> Assignment:
Please give the count of lines below that include "following" and leave out everything else.
(Data records Opens)
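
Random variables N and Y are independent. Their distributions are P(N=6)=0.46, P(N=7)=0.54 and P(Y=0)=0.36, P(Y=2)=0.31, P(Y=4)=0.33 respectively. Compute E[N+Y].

8.48

E[N+Y] = Σ_n Σ_y (n+y) · P(N=n)P(Y=y)
 = 6·0.1656 + 8·0.1426 + 10·0.1518 + 7·0.1944 + 9·0.1674 + 11·0.1782
 = 0.9936 + 1.1408 + 1.518 + 1.3608 + 1.5066 + 1.9602
 = 8.48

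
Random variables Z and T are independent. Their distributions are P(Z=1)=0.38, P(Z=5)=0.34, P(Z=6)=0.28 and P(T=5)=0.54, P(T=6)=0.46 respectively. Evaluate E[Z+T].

E[Z+T] = Σ_z Σ_t (z+t) · P(Z=z)P(T=t)
 = 6·0.2052 + 7·0.1748 + 10·0.1836 + 11·0.1564 + 11·0.1512 + 12·0.1288
 = 1.2312 + 1.2236 + 1.836 + 1.7204 + 1.6632 + 1.5456
 = 9.22

9.22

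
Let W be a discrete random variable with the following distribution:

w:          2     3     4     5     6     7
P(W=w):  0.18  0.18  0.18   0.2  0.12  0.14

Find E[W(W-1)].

17.08

E[W(W-1)] = Σ w(w-1)·P(W=w)
 = 2·0.18 + 6·0.18 + 12·0.18 + 20·0.2 + 30·0.12 + 42·0.14
 = 0.36 + 1.08 + 2.16 + 4 + 3.6 + 5.88
 = 17.08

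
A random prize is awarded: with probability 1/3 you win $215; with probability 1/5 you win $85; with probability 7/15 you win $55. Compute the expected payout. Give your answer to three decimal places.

114.333

E[payout] = 215·1/3 + 85·1/5 + 55·7/15
 = 215/3 + 17 + 77/3
 = 343/3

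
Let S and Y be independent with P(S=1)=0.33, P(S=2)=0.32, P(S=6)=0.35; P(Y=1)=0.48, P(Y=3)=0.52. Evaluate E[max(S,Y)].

E[max(S,Y)] = Σ_s Σ_y max(s,y) · P(S=s)P(Y=y)
 = 1·0.1584 + 3·0.1716 + 2·0.1536 + 3·0.1664 + 6·0.168 + 6·0.182
 = 0.1584 + 0.5148 + 0.3072 + 0.4992 + 1.008 + 1.092
 = 3.5796

3.5796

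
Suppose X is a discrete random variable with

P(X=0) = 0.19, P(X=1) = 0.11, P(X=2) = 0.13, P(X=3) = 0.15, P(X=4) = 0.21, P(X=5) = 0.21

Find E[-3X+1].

E[-3X+1] = Σ (-3x+1)·P(X=x)
 = 1·0.19 + (-2)·0.11 + (-5)·0.13 + (-8)·0.15 + (-11)·0.21 + (-14)·0.21
 = 0.19 + (-0.22) + (-0.65) + (-1.2) + (-2.31) + (-2.94)
 = -7.13

-7.13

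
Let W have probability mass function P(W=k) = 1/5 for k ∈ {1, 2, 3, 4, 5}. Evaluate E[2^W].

12.4

E[2^W] = Σ 2^w·P(W=w)
 = 2·1/5 + 4·1/5 + 8·1/5 + 16·1/5 + 32·1/5
 = 2/5 + 4/5 + 8/5 + 16/5 + 32/5
 = 62/5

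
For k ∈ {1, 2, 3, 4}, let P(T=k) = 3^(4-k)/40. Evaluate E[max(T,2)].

2.125

E[max(T,2)] = Σ max(t,2)·P(T=t)
 = 2·27/40 + 2·9/40 + 3·3/40 + 4·1/40
 = 27/20 + 9/20 + 9/40 + 1/10
 = 17/8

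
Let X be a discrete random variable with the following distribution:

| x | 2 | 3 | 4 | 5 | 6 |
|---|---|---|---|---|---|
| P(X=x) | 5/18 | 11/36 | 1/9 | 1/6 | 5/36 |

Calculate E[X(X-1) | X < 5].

P(X < 5) = 5/18 + 11/36 + 1/9 = 25/36.
E[X(X-1) | X < 5] = [2·5/18 + 6·11/36 + 12·1/9] / (25/36)
 = 67/18 / (25/36)
 = 134/25

5.36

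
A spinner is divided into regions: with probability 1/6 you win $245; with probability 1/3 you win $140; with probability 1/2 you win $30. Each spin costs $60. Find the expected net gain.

42.5

E[payout] = 245·1/6 + 140·1/3 + 30·1/2
 = 245/6 + 140/3 + 15
 = 205/2
Net = 205/2 - 60 = 85/2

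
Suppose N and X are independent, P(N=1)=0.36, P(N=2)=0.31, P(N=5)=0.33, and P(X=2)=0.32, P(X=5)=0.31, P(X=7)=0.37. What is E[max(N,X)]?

E[max(N,X)] = Σ_n Σ_x max(n,x) · P(N=n)P(X=x)
 = 2·0.1152 + 5·0.1116 + 7·0.1332 + 2·0.0992 + 5·0.0961 + 7·0.1147 + 5·0.1056 + 5·0.1023 + 7·0.1221
 = 0.2304 + 0.558 + 0.9324 + 0.1984 + 0.4805 + 0.8029 + 0.528 + 0.5115 + 0.8547
 = 5.0968

5.0968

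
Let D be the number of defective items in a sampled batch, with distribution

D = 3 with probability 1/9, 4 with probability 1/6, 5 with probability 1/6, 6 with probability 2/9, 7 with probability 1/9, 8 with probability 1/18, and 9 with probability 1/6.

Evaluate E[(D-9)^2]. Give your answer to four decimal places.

E[(D-9)^2] = Σ (d-9)^2·P(D=d)
 = 36·1/9 + 25·1/6 + 16·1/6 + 9·2/9 + 4·1/9 + 1·1/18 + 0·1/6
 = 4 + 25/6 + 8/3 + 2 + 4/9 + 1/18 + 0
 = 40/3

13.3333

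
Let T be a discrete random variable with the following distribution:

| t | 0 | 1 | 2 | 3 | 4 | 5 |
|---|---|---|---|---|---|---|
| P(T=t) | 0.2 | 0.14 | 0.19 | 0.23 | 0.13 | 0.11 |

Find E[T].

2.28

E[T] = Σ t·P(T=t)
 = 0·0.2 + 1·0.14 + 2·0.19 + 3·0.23 + 4·0.13 + 5·0.11
 = 0 + 0.14 + 0.38 + 0.69 + 0.52 + 0.55
 = 2.28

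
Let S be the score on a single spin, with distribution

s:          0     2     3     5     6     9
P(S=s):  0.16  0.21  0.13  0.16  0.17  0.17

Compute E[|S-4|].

E[|S-4|] = Σ |s-4|·P(S=s)
 = 4·0.16 + 2·0.21 + 1·0.13 + 1·0.16 + 2·0.17 + 5·0.17
 = 0.64 + 0.42 + 0.13 + 0.16 + 0.34 + 0.85
 = 2.54

2.54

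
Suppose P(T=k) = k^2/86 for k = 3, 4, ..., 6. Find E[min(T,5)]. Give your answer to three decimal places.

4.605

E[min(T,5)] = Σ min(t,5)·P(T=t)
 = 3·9/86 + 4·8/43 + 5·25/86 + 5·18/43
 = 27/86 + 32/43 + 125/86 + 90/43
 = 198/43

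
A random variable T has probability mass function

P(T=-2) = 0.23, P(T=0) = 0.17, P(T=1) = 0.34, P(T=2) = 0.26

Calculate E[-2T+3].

E[-2T+3] = Σ (-2t+3)·P(T=t)
 = 7·0.23 + 3·0.17 + 1·0.34 + (-1)·0.26
 = 1.61 + 0.51 + 0.34 + (-0.26)
 = 2.2

2.2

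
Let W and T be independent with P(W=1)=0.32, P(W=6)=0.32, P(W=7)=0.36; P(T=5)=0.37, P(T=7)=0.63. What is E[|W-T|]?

2.2696

E[|W-T|] = Σ_w Σ_t |w-t| · P(W=w)P(T=t)
 = 4·0.1184 + 6·0.2016 + 1·0.1184 + 1·0.2016 + 2·0.1332 + 0·0.2268
 = 0.4736 + 1.2096 + 0.1184 + 0.2016 + 0.2664 + 0
 = 2.2696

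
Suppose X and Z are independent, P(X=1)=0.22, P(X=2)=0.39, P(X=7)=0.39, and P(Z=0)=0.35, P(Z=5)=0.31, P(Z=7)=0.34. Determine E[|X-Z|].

E[|X-Z|] = Σ_x Σ_z |x-z| · P(X=x)P(Z=z)
 = 1·0.077 + 4·0.0682 + 6·0.0748 + 2·0.1365 + 3·0.1209 + 5·0.1326 + 7·0.1365 + 2·0.1209 + 0·0.1326
 = 0.077 + 0.2728 + 0.4488 + 0.273 + 0.3627 + 0.663 + 0.9555 + 0.2418 + 0
 = 3.2946

3.2946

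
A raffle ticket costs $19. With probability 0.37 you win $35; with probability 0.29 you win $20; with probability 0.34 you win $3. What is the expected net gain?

E[payout] = 35·0.37 + 20·0.29 + 3·0.34
 = 12.95 + 5.8 + 1.02
 = 19.77
Net = 19.77 - 19 = 0.77

0.77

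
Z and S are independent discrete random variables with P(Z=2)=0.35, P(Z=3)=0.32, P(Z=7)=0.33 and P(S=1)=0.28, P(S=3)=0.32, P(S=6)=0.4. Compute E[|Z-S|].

E[|Z-S|] = Σ_z Σ_s |z-s| · P(Z=z)P(S=s)
 = 1·0.098 + 1·0.112 + 4·0.14 + 2·0.0896 + 0·0.1024 + 3·0.128 + 6·0.0924 + 4·0.1056 + 1·0.132
 = 0.098 + 0.112 + 0.56 + 0.1792 + 0 + 0.384 + 0.5544 + 0.4224 + 0.132
 = 2.442

2.442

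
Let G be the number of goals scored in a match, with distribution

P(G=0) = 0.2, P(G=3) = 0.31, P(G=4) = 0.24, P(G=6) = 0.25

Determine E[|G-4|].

E[|G-4|] = Σ |g-4|·P(G=g)
 = 4·0.2 + 1·0.31 + 0·0.24 + 2·0.25
 = 0.8 + 0.31 + 0 + 0.5
 = 1.61

1.61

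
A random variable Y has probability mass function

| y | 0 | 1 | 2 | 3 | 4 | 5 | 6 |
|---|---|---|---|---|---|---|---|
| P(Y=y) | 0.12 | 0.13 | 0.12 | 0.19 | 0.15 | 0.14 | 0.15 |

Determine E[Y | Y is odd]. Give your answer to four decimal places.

3.0435

P(Y is odd) = 0.13 + 0.19 + 0.14 = 0.46.
E[Y | Y is odd] = [1·0.13 + 3·0.19 + 5·0.14] / 0.46
 = 1.4 / 0.46
 = 70/23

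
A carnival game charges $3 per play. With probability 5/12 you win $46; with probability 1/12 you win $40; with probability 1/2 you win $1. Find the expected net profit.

20

E[payout] = 46·5/12 + 40·1/12 + 1·1/2
 = 115/6 + 10/3 + 1/2
 = 23
Net = 23 - 3 = 20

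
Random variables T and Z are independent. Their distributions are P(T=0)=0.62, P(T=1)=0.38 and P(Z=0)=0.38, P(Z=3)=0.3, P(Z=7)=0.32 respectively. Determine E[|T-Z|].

3.0488

E[|T-Z|] = Σ_t Σ_z |t-z| · P(T=t)P(Z=z)
 = 0·0.2356 + 3·0.186 + 7·0.1984 + 1·0.1444 + 2·0.114 + 6·0.1216
 = 0 + 0.558 + 1.3888 + 0.1444 + 0.228 + 0.7296
 = 3.0488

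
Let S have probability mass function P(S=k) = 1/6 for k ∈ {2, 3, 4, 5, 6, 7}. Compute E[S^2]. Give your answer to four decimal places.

E[S^2] = Σ s^2·P(S=s)
 = 4·1/6 + 9·1/6 + 16·1/6 + 25·1/6 + 36·1/6 + 49·1/6
 = 2/3 + 3/2 + 8/3 + 25/6 + 6 + 49/6
 = 139/6

23.1667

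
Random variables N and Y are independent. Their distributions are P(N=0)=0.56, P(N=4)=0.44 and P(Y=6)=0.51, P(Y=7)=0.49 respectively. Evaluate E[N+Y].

E[N+Y] = Σ_n Σ_y (n+y) · P(N=n)P(Y=y)
 = 6·0.2856 + 7·0.2744 + 10·0.2244 + 11·0.2156
 = 1.7136 + 1.9208 + 2.244 + 2.3716
 = 8.25

8.25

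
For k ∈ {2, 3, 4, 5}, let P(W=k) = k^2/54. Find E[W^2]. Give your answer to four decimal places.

18.1111

E[W^2] = Σ w^2·P(W=w)
 = 4·2/27 + 9·1/6 + 16·8/27 + 25·25/54
 = 8/27 + 3/2 + 128/27 + 625/54
 = 163/9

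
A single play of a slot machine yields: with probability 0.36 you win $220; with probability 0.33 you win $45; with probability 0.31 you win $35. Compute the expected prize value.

104.9

E[payout] = 220·0.36 + 45·0.33 + 35·0.31
 = 79.2 + 14.85 + 10.85
 = 104.9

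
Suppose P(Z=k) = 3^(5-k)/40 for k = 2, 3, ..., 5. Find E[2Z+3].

E[2Z+3] = Σ (2z+3)·P(Z=z)
 = 7·27/40 + 9·9/40 + 11·3/40 + 13·1/40
 = 189/40 + 81/40 + 33/40 + 13/40
 = 79/10

7.9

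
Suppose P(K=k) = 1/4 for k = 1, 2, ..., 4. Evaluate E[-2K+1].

E[-2K+1] = Σ (-2k+1)·P(K=k)
 = (-1)·1/4 + (-3)·1/4 + (-5)·1/4 + (-7)·1/4
 = (-1/4) + (-3/4) + (-5/4) + (-7/4)
 = -4

-4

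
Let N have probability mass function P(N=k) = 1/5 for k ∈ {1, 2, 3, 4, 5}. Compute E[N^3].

45

E[N^3] = Σ n^3·P(N=n)
 = 1·1/5 + 8·1/5 + 27·1/5 + 64·1/5 + 125·1/5
 = 1/5 + 8/5 + 27/5 + 64/5 + 25
 = 45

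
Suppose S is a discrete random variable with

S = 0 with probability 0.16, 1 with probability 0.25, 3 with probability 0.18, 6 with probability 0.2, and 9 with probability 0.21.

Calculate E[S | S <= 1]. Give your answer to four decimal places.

P(S <= 1) = 0.16 + 0.25 = 0.41.
E[S | S <= 1] = [0·0.16 + 1·0.25] / 0.41
 = 0.25 / 0.41
 = 25/41

0.6098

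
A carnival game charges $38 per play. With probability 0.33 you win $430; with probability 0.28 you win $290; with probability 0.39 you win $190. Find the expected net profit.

E[payout] = 430·0.33 + 290·0.28 + 190·0.39
 = 141.9 + 81.2 + 74.1
 = 297.2
Net = 297.2 - 38 = 259.2

259.2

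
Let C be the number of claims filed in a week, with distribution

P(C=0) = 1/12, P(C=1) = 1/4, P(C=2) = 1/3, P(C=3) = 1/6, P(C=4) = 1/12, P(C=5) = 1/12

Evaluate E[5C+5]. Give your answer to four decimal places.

15.8333

E[5C+5] = Σ (5c+5)·P(C=c)
 = 5·1/12 + 10·1/4 + 15·1/3 + 20·1/6 + 25·1/12 + 30·1/12
 = 5/12 + 5/2 + 5 + 10/3 + 25/12 + 5/2
 = 95/6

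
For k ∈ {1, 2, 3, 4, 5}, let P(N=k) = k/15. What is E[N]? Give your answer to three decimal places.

3.667

E[N] = Σ n·P(N=n)
 = 1·1/15 + 2·2/15 + 3·1/5 + 4·4/15 + 5·1/3
 = 1/15 + 4/15 + 3/5 + 16/15 + 5/3
 = 11/3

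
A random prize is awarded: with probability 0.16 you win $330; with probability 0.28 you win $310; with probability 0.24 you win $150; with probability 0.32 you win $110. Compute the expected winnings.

210.8

E[payout] = 330·0.16 + 310·0.28 + 150·0.24 + 110·0.32
 = 52.8 + 86.8 + 36 + 35.2
 = 210.8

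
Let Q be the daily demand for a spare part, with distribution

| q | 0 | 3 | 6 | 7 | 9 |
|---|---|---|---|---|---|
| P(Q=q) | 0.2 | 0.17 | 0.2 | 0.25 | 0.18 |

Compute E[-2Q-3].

E[-2Q-3] = Σ (-2q-3)·P(Q=q)
 = (-3)·0.2 + (-9)·0.17 + (-15)·0.2 + (-17)·0.25 + (-21)·0.18
 = (-0.6) + (-1.53) + (-3) + (-4.25) + (-3.78)
 = -13.16

-13.16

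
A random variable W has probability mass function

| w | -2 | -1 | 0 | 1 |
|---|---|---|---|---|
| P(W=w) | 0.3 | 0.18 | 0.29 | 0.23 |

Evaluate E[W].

-0.55

E[W] = Σ w·P(W=w)
 = (-2)·0.3 + (-1)·0.18 + 0·0.29 + 1·0.23
 = (-0.6) + (-0.18) + 0 + 0.23
 = -0.55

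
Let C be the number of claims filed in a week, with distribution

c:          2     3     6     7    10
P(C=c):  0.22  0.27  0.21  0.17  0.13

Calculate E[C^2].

32.2

E[C^2] = Σ c^2·P(C=c)
 = 4·0.22 + 9·0.27 + 36·0.21 + 49·0.17 + 100·0.13
 = 0.88 + 2.43 + 7.56 + 8.33 + 13
 = 32.2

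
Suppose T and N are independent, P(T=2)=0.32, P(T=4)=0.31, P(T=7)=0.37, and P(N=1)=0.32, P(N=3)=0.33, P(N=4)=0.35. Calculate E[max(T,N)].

4.7996

E[max(T,N)] = Σ_t Σ_n max(t,n) · P(T=t)P(N=n)
 = 2·0.1024 + 3·0.1056 + 4·0.112 + 4·0.0992 + 4·0.1023 + 4·0.1085 + 7·0.1184 + 7·0.1221 + 7·0.1295
 = 0.2048 + 0.3168 + 0.448 + 0.3968 + 0.4092 + 0.434 + 0.8288 + 0.8547 + 0.9065
 = 4.7996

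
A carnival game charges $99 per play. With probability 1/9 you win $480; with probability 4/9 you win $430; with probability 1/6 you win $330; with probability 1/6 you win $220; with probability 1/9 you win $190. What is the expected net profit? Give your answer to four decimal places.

E[payout] = 480·1/9 + 430·4/9 + 330·1/6 + 220·1/6 + 190·1/9
 = 160/3 + 1720/9 + 55 + 110/3 + 190/9
 = 3215/9
Net = 3215/9 - 99 = 2324/9

258.2222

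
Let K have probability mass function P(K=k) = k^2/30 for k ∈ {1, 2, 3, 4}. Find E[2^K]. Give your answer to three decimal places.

11.533

E[2^K] = Σ 2^k·P(K=k)
 = 2·1/30 + 4·2/15 + 8·3/10 + 16·8/15
 = 1/15 + 8/15 + 12/5 + 128/15
 = 173/15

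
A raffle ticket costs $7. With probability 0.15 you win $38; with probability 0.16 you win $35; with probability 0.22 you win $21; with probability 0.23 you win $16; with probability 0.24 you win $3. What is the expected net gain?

E[payout] = 38·0.15 + 35·0.16 + 21·0.22 + 16·0.23 + 3·0.24
 = 5.7 + 5.6 + 4.62 + 3.68 + 0.72
 = 20.32
Net = 20.32 - 7 = 13.32

13.32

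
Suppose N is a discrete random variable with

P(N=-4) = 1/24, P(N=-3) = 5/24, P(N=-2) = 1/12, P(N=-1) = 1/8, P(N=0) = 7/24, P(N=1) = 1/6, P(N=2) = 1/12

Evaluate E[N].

-0.75

E[N] = Σ n·P(N=n)
 = (-4)·1/24 + (-3)·5/24 + (-2)·1/12 + (-1)·1/8 + 0·7/24 + 1·1/6 + 2·1/12
 = (-1/6) + (-5/8) + (-1/6) + (-1/8) + 0 + 1/6 + 1/6
 = -3/4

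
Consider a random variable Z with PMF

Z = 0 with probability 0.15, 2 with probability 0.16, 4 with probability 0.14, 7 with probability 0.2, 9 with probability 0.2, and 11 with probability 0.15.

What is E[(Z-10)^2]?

E[(Z-10)^2] = Σ (z-10)^2·P(Z=z)
 = 100·0.15 + 64·0.16 + 36·0.14 + 9·0.2 + 1·0.2 + 1·0.15
 = 15 + 10.24 + 5.04 + 1.8 + 0.2 + 0.15
 = 32.43

32.43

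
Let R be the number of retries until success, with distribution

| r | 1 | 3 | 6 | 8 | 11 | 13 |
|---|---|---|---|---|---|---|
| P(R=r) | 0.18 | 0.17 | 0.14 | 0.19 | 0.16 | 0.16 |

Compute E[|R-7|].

3.69

E[|R-7|] = Σ |r-7|·P(R=r)
 = 6·0.18 + 4·0.17 + 1·0.14 + 1·0.19 + 4·0.16 + 6·0.16
 = 1.08 + 0.68 + 0.14 + 0.19 + 0.64 + 0.96
 = 3.69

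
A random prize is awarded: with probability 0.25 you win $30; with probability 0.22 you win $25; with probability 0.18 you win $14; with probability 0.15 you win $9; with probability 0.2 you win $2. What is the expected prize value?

17.27

E[payout] = 30·0.25 + 25·0.22 + 14·0.18 + 9·0.15 + 2·0.2
 = 7.5 + 5.5 + 2.52 + 1.35 + 0.4
 = 17.27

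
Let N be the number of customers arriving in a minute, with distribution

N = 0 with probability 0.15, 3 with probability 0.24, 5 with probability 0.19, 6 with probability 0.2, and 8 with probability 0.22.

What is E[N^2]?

E[N^2] = Σ n^2·P(N=n)
 = 0·0.15 + 9·0.24 + 25·0.19 + 36·0.2 + 64·0.22
 = 0 + 2.16 + 4.75 + 7.2 + 14.08
 = 28.19

28.19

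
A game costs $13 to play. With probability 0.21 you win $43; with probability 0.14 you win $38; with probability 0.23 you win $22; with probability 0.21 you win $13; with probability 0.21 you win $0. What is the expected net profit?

9.14

E[payout] = 43·0.21 + 38·0.14 + 22·0.23 + 13·0.21 + 0·0.21
 = 9.03 + 5.32 + 5.06 + 2.73 + 0
 = 22.14
Net = 22.14 - 13 = 9.14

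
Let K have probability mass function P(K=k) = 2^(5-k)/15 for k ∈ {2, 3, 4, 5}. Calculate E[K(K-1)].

E[K(K-1)] = Σ k(k-1)·P(K=k)
 = 2·8/15 + 6·4/15 + 12·2/15 + 20·1/15
 = 16/15 + 8/5 + 8/5 + 4/3
 = 28/5

5.6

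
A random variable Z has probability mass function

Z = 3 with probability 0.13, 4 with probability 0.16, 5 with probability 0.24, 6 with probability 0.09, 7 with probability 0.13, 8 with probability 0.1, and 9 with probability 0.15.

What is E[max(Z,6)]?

6.78

E[max(Z,6)] = Σ max(z,6)·P(Z=z)
 = 6·0.13 + 6·0.16 + 6·0.24 + 6·0.09 + 7·0.13 + 8·0.1 + 9·0.15
 = 0.78 + 0.96 + 1.44 + 0.54 + 0.91 + 0.8 + 1.35
 = 6.78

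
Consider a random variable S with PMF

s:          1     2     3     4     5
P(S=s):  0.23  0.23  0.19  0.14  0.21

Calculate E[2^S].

11.86

E[2^S] = Σ 2^s·P(S=s)
 = 2·0.23 + 4·0.23 + 8·0.19 + 16·0.14 + 32·0.21
 = 0.46 + 0.92 + 1.52 + 2.24 + 6.72
 = 11.86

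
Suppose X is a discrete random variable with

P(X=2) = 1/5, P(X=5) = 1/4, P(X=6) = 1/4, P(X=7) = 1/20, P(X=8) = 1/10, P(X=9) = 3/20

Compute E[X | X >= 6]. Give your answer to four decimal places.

7.2727

P(X >= 6) = 1/4 + 1/20 + 1/10 + 3/20 = 11/20.
E[X | X >= 6] = [6·1/4 + 7·1/20 + 8·1/10 + 9·3/20] / (11/20)
 = 4 / (11/20)
 = 80/11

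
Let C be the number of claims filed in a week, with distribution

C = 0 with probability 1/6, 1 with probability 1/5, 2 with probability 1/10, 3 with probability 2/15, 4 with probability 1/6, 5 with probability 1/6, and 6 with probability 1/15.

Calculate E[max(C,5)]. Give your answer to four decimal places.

5.0667

E[max(C,5)] = Σ max(c,5)·P(C=c)
 = 5·1/6 + 5·1/5 + 5·1/10 + 5·2/15 + 5·1/6 + 5·1/6 + 6·1/15
 = 5/6 + 1 + 1/2 + 2/3 + 5/6 + 5/6 + 2/5
 = 76/15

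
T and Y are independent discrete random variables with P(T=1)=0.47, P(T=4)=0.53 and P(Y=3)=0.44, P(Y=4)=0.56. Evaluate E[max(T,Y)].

E[max(T,Y)] = Σ_t Σ_y max(t,y) · P(T=t)P(Y=y)
 = 3·0.2068 + 4·0.2632 + 4·0.2332 + 4·0.2968
 = 0.6204 + 1.0528 + 0.9328 + 1.1872
 = 3.7932

3.7932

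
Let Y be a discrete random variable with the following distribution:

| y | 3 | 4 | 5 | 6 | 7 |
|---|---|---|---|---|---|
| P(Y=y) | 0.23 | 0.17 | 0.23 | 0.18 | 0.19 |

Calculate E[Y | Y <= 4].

P(Y <= 4) = 0.23 + 0.17 = 0.4.
E[Y | Y <= 4] = [3·0.23 + 4·0.17] / 0.4
 = 1.37 / 0.4
 = 137/40

3.425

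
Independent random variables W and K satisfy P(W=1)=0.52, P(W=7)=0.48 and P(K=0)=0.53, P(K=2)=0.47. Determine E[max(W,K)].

4.1244

E[max(W,K)] = Σ_w Σ_k max(w,k) · P(W=w)P(K=k)
 = 1·0.2756 + 2·0.2444 + 7·0.2544 + 7·0.2256
 = 0.2756 + 0.4888 + 1.7808 + 1.5792
 = 4.1244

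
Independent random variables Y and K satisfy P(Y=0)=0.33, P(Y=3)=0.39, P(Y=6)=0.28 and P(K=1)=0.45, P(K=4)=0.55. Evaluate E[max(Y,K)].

E[max(Y,K)] = Σ_y Σ_k max(y,k) · P(Y=y)P(K=k)
 = 1·0.1485 + 4·0.1815 + 3·0.1755 + 4·0.2145 + 6·0.126 + 6·0.154
 = 0.1485 + 0.726 + 0.5265 + 0.858 + 0.756 + 0.924
 = 3.939

3.939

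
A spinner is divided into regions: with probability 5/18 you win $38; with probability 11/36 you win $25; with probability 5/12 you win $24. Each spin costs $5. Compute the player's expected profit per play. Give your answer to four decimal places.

E[payout] = 38·5/18 + 25·11/36 + 24·5/12
 = 95/9 + 275/36 + 10
 = 1015/36
Net = 1015/36 - 5 = 835/36

23.1944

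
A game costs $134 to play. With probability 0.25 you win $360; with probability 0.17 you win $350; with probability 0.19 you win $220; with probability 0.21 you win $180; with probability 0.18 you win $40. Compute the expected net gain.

E[payout] = 360·0.25 + 350·0.17 + 220·0.19 + 180·0.21 + 40·0.18
 = 90 + 59.5 + 41.8 + 37.8 + 7.2
 = 236.3
Net = 236.3 - 134 = 102.3

102.3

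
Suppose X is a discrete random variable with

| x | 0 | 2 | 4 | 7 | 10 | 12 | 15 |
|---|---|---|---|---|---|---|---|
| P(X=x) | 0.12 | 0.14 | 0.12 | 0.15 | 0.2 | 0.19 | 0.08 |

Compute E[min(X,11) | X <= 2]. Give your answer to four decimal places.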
(Data records Closes)
> Task solution:
4